What is required:
The records below must be retyped exactly.

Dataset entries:

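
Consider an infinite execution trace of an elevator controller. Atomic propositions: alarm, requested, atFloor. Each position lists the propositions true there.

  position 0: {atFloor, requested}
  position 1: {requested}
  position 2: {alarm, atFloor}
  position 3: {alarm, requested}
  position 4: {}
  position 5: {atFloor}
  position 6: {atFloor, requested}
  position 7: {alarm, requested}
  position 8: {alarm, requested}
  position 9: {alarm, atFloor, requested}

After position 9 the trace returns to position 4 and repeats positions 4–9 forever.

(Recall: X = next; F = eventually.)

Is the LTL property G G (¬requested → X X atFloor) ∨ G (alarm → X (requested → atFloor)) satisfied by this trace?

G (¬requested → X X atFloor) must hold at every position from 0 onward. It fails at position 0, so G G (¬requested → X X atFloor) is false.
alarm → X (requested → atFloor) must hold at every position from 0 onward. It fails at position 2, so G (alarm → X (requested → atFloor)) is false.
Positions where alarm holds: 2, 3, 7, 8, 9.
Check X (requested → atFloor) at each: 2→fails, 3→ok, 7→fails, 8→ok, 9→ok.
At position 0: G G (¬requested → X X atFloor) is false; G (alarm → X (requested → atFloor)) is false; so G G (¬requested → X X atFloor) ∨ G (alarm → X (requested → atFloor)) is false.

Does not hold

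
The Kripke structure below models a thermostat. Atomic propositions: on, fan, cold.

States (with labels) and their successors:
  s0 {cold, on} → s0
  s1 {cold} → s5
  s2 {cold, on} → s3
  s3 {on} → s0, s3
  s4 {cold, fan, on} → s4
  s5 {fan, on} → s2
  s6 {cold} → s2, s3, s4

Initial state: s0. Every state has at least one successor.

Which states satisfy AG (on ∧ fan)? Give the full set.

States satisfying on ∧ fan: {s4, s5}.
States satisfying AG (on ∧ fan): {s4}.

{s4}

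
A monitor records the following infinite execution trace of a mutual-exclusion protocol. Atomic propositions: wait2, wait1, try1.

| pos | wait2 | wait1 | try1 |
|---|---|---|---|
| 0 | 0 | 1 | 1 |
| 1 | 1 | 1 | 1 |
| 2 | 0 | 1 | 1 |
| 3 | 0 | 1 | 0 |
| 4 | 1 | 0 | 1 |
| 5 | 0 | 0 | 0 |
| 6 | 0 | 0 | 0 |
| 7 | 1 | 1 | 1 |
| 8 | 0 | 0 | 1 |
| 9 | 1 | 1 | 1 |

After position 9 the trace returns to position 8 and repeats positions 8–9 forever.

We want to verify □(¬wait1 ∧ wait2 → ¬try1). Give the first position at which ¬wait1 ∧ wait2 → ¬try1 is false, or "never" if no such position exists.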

Expected answer:
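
Consider an infinite execution trace of an elevator controller. Atomic propositions: alarm, requested, atFloor. Each position lists the propositions true there.

  position 0: {atFloor, requested}
  position 1: {requested}
  position 2: {alarm, atFloor}
  position 3: {alarm, requested}
  position 4: {}
  position 5: {atFloor}
  position 6: {atFloor, requested}
  position 7: {alarm, requested}
  position 8: {alarm, requested}
  position 9: {alarm, atFloor, requested}

After position 9 the trace returns to position 4 and repeats positions 4–9 forever.

(Recall: X = next; F = eventually.)

Is the LTL property G G (¬requested → X X atFloor) ∨ G (alarm → X (requested → atFloor)) satisfied by this trace?

G (¬requested → X X atFloor) must hold at every position from 0 onward. It fails at position 0, so G G (¬requested → X X atFloor) is false.
alarm → X (requested → atFloor) must hold at every position from 0 onward. It fails at position 2, so G (alarm → X (requested → atFloor)) is false.
Positions where alarm holds: 2, 3, 7, 8, 9.
Check X (requested → atFloor) at each: 2→fails, 3→ok, 7→fails, 8→ok, 9→ok.
At position 0: G G (¬requested → X X atFloor) is false; G (alarm → X (requested → atFloor)) is false; so G G (¬requested → X X atFloor) ∨ G (alarm → X (requested → atFloor)) is false.

Does not hold

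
The Kripke structure below models a thermostat. Atomic propositions: on, fan, cold.

States (with labels) and their successors:
  s0 {cold, on} → s0
  s1 {cold} → s5
  s2 {cold, on} → s3
  s3 {on} → s0, s3
  s4 {cold, fan, on} → s4
  s5 {fan, on} → s2
  s6 {cold} → s2, s3, s4

Initial state: s0. Every state has at least one successor.

Which states satisfy AG (on ∧ fan)? Give the full set.

States satisfying on ∧ fan: {s4, s5}.
States satisfying AG (on ∧ fan): {s4}.

{s4}

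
A monitor records the following infinite execution trace of a mutual-exclusion protocol. Atomic propositions: wait2, wait1, try1.

| pos | wait2 | wait1 | try1 |
|---|---|---|---|
| 0 | 0 | 1 | 1 |
| 1 | 1 | 1 | 1 |
| 2 | 0 | 1 | 1 |
| 3 | 0 | 1 | 0 |
| 4 | 1 | 0 | 1 |
| 5 | 0 | 0 | 0 |
| 6 | 0 | 0 | 0 |
| 7 | 1 | 1 | 1 |
| 8 | 0 | 0 | 1 |
| 9 | 1 | 1 | 1 |

After position 9 the trace returns to position 8 and repeats positions 8–9 forever.

We want to verify □(¬wait1 ∧ wait2 → ¬try1). Give the first position at which ¬wait1 ∧ wait2 → ¬try1 is false, or "never" if no such position exists.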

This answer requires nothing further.